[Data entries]
==*==
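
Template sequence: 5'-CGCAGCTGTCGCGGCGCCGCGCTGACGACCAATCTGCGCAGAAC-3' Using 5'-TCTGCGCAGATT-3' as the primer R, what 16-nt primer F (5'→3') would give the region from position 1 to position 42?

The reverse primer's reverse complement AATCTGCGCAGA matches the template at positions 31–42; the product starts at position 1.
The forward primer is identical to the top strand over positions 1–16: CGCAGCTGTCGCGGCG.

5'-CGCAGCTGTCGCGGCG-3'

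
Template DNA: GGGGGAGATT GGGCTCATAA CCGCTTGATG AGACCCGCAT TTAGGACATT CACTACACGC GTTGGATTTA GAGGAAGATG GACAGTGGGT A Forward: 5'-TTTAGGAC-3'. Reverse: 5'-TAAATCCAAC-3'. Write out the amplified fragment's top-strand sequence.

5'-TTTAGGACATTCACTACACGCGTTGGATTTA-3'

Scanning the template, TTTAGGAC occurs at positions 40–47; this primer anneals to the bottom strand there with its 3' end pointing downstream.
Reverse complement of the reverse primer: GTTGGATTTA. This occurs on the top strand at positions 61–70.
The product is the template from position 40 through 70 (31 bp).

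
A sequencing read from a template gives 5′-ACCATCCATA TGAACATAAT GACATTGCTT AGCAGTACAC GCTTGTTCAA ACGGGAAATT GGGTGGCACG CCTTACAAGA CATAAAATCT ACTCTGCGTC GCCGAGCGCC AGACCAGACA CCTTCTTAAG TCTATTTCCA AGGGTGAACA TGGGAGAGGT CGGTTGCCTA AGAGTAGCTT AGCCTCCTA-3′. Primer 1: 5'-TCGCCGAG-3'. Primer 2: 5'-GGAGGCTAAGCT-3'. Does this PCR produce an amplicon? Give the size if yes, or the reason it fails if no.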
==*==
What is expected: The records must be given again in full, exactly as shown.

Your response:
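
Template sequence: 5'-CGCAGCTGTCGCGGCGCCGCGCTGACGACCAATCTGCGCAGAAC-3' Using 5'-TCTGCGCAGATT-3' as the primer R, what 16-nt primer F (5'→3') would give the region from position 1 to position 42?

The reverse primer's reverse complement AATCTGCGCAGA matches the template at positions 31–42; the product starts at position 1.
The forward primer is identical to the top strand over positions 1–16: CGCAGCTGTCGCGGCG.

5'-CGCAGCTGTCGCGGCG-3'

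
Template DNA: GGGGGAGATT GGGCTCATAA CCGCTTGATG AGACCCGCAT TTAGGACATT CACTACACGC GTTGGATTTA GAGGAAGATG GACAGTGGGT A Forward: 5'-TTTAGGAC-3'. Reverse: 5'-TAAATCCAAC-3'. Write out the amplified fragment's top-strand sequence.

5'-TTTAGGACATTCACTACACGCGTTGGATTTA-3'

Scanning the template, TTTAGGAC occurs at positions 40–47; this primer anneals to the bottom strand there with its 3' end pointing downstream.
Reverse complement of the reverse primer: GTTGGATTTA. This occurs on the top strand at positions 61–70.
The product is the template from position 40 through 70 (31 bp).

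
A sequencing read from a template gives 5′-ACCATCCATA TGAACATAAT GACATTGCTT AGCAGTACAC GCTTGTTCAA ACGGGAAATT GGGTGGCACG CCTTACAAGA CATAAAATCT ACTCTGCGTC GCCGAGCGCC AGACCAGACA CCTTCTTAAG TCTATTTCCA AGGGTGAACA TGGGAGAGGT CGGTTGCCTA AGAGTAGCTT AGCCTCCTA-3′. Primer 1: 5'-TCGCCGAG-3'. Primer 2: 5'-GGAGGCTAAGCT-3'. Does this PCR produce an amplicon? Give the size if yes, or the reason it fails if no.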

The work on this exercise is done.